──────── Material to process ────────

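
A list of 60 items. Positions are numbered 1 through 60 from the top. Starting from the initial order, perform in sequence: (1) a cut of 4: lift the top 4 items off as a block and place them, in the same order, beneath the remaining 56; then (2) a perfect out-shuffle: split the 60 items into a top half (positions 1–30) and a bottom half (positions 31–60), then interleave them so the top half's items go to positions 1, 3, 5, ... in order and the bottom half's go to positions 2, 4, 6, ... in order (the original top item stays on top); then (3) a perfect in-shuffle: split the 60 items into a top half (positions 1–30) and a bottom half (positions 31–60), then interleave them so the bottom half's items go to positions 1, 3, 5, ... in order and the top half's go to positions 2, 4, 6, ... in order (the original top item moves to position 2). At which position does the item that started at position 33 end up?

53

Track the item from position 33 forward through each operation:
  after op 1 (cut 4): 33 → 29
  after op 2 (out-shuffle): 29 → 57
  after op 3 (in-shuffle): 57 → 53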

────────

• [Instructions for the task] Return all of the data above verbatim.

• [Completed task]
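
A list of 60 items. Positions are numbered 1 through 60 from the top. Starting from the initial order, perform in sequence: (1) a cut of 4: lift the top 4 items off as a block and place them, in the same order, beneath the remaining 56; then (2) a perfect out-shuffle: split the 60 items into a top half (positions 1–30) and a bottom half (positions 31–60), then interleave them so the top half's items go to positions 1, 3, 5, ... in order and the bottom half's go to positions 2, 4, 6, ... in order (the original top item stays on top); then (3) a perfect in-shuffle: split the 60 items into a top half (positions 1–30) and a bottom half (positions 31–60), then interleave them so the bottom half's items go to positions 1, 3, 5, ... in order and the top half's go to positions 2, 4, 6, ... in order (the original top item moves to position 2). At which position does the item that started at position 33 end up?

53

Track the item from position 33 forward through each operation:
  after op 1 (cut 4): 33 → 29
  after op 2 (out-shuffle): 29 → 57
  after op 3 (in-shuffle): 57 → 53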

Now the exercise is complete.